Stored items
◇ ◇ ◇ ◇

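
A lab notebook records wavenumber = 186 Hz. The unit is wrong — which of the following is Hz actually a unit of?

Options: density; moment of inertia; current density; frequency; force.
frequency

wavenumber should have units dimensionally equivalent to 1 / m (e.g. 1/m).
The given unit 'Hz' reduces to 1 / s. Of the listed options, that is the dimensionality of frequency.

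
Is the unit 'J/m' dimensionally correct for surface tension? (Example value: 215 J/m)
No

surface tension has SI base units: kg / s^2
J/m does NOT reduce to kg / s^2; a valid unit for surface tension would be e.g. N/m.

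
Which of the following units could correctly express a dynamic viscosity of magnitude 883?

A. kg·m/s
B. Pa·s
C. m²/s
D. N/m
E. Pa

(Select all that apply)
B

dynamic viscosity has SI base units: kg / (m * s)

Checking each option against kg / (m * s):
  A. kg·m/s: ✗ does not match
  B. Pa·s: ✓ matches
  C. m²/s: ✗ does not match
  D. N/m: ✗ does not match
  E. Pa: ✗ does not match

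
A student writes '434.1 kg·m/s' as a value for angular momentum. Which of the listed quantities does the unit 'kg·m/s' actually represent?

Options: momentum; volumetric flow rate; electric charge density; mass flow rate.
momentum

angular momentum should have units dimensionally equivalent to kg * m^2 / s (e.g. kg·m²/s).
The given unit 'kg·m/s' reduces to kg * m / s. Of the listed options, that is the dimensionality of momentum.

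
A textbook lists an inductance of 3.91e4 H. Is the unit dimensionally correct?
Yes

inductance has SI base units: kg * m^2 / (A^2 * s^2)
H reduces to the same SI base units, so it is a valid unit for inductance.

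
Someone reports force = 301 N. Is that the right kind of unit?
Yes

force has SI base units: kg * m / s^2
N reduces to the same SI base units, so it is a valid unit for force.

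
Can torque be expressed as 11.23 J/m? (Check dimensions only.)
No

torque has SI base units: kg * m^2 / s^2
J/m does NOT reduce to kg * m^2 / s^2; a valid unit for torque would be e.g. N·m.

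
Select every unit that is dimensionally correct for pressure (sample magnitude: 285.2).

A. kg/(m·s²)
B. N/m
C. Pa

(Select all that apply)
A, C

pressure has SI base units: kg / (m * s^2)

Checking each option against kg / (m * s^2):
  A. kg/(m·s²): ✓ matches
  B. N/m: ✗ does not match
  C. Pa: ✓ matches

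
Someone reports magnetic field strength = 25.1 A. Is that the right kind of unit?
No

magnetic field strength has SI base units: A / m
A does NOT reduce to A / m; a valid unit for magnetic field strength would be e.g. A/m.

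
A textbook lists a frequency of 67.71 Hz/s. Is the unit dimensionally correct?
No

frequency has SI base units: 1 / s
Hz/s does NOT reduce to 1 / s; a valid unit for frequency would be e.g. Hz.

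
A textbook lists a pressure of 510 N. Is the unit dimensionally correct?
No

pressure has SI base units: kg / (m * s^2)
N does NOT reduce to kg / (m * s^2); a valid unit for pressure would be e.g. Pa.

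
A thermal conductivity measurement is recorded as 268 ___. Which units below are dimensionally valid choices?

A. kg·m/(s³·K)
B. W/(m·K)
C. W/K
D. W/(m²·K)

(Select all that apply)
A, B

thermal conductivity has SI base units: kg * m / (s^3 * K)

Checking each option against kg * m / (s^3 * K):
  A. kg·m/(s³·K): ✓ matches
  B. W/(m·K): ✓ matches
  C. W/K: ✗ does not match
  D. W/(m²·K): ✗ does not match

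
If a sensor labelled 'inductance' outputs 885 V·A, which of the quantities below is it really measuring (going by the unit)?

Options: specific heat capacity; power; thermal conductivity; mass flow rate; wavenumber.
power

inductance should have units dimensionally equivalent to kg * m^2 / (A^2 * s^2) (e.g. H).
The given unit 'V·A' reduces to kg * m^2 / s^3. Of the listed options, that is the dimensionality of power.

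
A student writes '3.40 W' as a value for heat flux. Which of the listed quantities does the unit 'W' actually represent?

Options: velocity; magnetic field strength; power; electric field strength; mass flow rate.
power

heat flux should have units dimensionally equivalent to kg / s^3 (e.g. W/m²).
The given unit 'W' reduces to kg * m^2 / s^3. Of the listed options, that is the dimensionality of power.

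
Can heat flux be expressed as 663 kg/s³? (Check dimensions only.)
Yes

heat flux has SI base units: kg / s^3
kg/s³ reduces to the same SI base units, so it is a valid unit for heat flux.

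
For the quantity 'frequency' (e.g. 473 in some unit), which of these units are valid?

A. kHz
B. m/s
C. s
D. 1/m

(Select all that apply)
A

frequency has SI base units: 1 / s

Checking each option against 1 / s:
  A. kHz: ✓ matches
  B. m/s: ✗ does not match
  C. s: ✗ does not match
  D. 1/m: ✗ does not match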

◇ ◇ ◇ ◇

What you need to do: Print, from the entries above, the line with "Options: density; moment", the line with "A student writes '434.1" and all lines between them, exactly and with nothing else.

Exercise solution:
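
Options: density; moment of inertia; current density; frequency; force.
frequency

wavenumber should have units dimensionally equivalent to 1 / m (e.g. 1/m).
The given unit 'Hz' reduces to 1 / s. Of the listed options, that is the dimensionality of frequency.

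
Is the unit 'J/m' dimensionally correct for surface tension? (Example value: 215 J/m)
No

surface tension has SI base units: kg / s^2
J/m does NOT reduce to kg / s^2; a valid unit for surface tension would be e.g. N/m.

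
Which of the following units could correctly express a dynamic viscosity of magnitude 883?

A. kg·m/s
B. Pa·s
C. m²/s
D. N/m
E. Pa

(Select all that apply)
B

dynamic viscosity has SI base units: kg / (m * s)

Checking each option against kg / (m * s):
  A. kg·m/s: ✗ does not match
  B. Pa·s: ✓ matches
  C. m²/s: ✗ does not match
  D. N/m: ✗ does not match
  E. Pa: ✗ does not match

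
A student writes '434.1 kg·m/s' as a value for angular momentum. Which of the listed quantities does the unit 'kg·m/s' actually represent?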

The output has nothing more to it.